> _Assigned task_:
Take each line in the entries below that holds "assignment" and show it.

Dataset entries
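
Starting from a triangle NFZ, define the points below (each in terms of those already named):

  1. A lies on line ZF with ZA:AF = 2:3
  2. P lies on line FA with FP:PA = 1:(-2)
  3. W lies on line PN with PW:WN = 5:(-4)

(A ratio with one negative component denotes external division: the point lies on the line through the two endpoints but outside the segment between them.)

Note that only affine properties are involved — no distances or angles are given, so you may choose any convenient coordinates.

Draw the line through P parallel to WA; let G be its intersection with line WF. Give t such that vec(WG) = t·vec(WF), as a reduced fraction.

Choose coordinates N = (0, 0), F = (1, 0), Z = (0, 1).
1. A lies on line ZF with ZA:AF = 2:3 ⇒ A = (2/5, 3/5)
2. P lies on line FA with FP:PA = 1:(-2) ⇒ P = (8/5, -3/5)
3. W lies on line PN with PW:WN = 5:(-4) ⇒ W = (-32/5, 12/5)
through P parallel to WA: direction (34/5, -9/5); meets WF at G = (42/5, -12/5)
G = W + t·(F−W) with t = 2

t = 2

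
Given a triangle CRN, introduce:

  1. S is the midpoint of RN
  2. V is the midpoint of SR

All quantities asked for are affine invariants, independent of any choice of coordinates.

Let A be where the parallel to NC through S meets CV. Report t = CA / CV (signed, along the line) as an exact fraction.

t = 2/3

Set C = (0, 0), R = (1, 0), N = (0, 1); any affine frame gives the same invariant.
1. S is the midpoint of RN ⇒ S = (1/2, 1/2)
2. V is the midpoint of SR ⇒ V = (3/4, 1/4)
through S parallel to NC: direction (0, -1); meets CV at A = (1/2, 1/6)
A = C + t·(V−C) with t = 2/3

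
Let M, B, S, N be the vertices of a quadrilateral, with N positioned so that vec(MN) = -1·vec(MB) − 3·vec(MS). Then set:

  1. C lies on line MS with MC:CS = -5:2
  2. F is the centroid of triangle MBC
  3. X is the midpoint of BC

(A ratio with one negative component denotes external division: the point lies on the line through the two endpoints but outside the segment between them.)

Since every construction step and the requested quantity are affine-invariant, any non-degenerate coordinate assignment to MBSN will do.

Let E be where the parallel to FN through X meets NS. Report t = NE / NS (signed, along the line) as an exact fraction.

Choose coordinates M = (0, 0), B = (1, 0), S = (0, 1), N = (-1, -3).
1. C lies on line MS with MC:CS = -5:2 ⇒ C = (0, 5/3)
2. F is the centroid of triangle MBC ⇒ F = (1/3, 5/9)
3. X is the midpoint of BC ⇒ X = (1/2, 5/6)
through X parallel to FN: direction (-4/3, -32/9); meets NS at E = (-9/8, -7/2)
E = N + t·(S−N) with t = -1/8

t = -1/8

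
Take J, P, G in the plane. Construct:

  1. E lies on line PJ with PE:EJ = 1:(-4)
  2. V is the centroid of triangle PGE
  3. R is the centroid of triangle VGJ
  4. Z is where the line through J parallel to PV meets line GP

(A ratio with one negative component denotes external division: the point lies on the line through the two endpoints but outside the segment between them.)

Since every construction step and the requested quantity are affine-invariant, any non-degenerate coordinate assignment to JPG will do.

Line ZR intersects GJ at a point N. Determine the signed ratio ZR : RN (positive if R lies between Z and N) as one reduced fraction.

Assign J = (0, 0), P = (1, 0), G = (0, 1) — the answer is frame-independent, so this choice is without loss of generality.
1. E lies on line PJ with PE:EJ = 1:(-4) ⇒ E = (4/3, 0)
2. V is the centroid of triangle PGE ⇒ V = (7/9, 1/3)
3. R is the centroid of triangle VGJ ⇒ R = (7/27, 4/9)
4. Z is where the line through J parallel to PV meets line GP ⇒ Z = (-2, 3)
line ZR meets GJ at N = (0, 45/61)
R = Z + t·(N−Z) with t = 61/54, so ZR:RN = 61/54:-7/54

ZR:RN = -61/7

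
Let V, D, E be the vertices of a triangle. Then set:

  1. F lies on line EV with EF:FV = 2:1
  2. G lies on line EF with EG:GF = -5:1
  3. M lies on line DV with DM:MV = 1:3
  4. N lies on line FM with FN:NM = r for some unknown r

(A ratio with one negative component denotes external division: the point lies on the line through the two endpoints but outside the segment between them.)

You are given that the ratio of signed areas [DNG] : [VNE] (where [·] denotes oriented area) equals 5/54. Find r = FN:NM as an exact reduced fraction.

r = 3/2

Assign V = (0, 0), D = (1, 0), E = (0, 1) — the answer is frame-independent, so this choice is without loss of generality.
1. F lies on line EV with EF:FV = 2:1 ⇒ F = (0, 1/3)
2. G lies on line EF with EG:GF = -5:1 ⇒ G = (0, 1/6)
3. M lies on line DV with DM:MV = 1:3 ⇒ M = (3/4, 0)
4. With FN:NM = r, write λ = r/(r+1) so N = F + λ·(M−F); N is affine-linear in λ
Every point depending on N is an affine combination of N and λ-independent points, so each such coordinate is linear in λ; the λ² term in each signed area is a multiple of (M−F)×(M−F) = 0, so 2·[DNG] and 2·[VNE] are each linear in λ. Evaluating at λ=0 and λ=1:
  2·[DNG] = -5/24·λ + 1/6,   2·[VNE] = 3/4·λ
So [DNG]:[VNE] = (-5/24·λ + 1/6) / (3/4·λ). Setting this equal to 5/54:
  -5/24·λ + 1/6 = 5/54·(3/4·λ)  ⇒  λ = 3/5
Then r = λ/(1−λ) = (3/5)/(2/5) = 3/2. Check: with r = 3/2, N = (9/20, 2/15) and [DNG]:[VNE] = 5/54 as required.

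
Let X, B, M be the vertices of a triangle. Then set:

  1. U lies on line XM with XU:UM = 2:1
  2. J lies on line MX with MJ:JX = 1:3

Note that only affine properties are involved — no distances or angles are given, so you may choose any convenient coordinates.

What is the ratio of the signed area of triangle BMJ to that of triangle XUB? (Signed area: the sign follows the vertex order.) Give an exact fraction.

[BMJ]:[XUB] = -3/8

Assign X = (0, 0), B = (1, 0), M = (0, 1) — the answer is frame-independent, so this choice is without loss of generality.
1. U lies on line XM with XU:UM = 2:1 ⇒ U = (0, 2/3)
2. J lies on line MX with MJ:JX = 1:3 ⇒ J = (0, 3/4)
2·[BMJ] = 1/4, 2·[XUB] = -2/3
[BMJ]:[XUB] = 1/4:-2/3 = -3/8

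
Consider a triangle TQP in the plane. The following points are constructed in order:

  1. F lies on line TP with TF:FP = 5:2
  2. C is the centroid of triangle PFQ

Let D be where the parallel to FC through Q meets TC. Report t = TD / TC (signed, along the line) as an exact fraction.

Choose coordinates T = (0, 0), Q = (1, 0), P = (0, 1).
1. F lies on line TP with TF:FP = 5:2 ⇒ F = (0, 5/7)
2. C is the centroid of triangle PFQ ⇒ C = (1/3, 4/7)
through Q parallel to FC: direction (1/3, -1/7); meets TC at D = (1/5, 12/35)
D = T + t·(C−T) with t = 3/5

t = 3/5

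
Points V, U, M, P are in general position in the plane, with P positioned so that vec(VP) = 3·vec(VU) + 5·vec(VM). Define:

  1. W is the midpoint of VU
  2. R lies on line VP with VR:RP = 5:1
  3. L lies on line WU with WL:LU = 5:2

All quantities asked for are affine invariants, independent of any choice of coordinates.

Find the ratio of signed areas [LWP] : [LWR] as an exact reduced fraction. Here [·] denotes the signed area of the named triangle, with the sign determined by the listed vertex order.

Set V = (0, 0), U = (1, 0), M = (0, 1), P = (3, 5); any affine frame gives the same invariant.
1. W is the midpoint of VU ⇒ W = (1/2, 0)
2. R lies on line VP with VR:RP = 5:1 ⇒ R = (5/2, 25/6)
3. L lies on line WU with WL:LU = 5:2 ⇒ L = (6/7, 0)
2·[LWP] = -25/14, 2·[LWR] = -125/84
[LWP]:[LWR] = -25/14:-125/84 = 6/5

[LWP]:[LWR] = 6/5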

> _Your response_:
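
Since every construction step and the requested quantity are affine-invariant, any non-degenerate coordinate assignment to MBSN will do.
Since every construction step and the requested quantity are affine-invariant, any non-degenerate coordinate assignment to JPG will do.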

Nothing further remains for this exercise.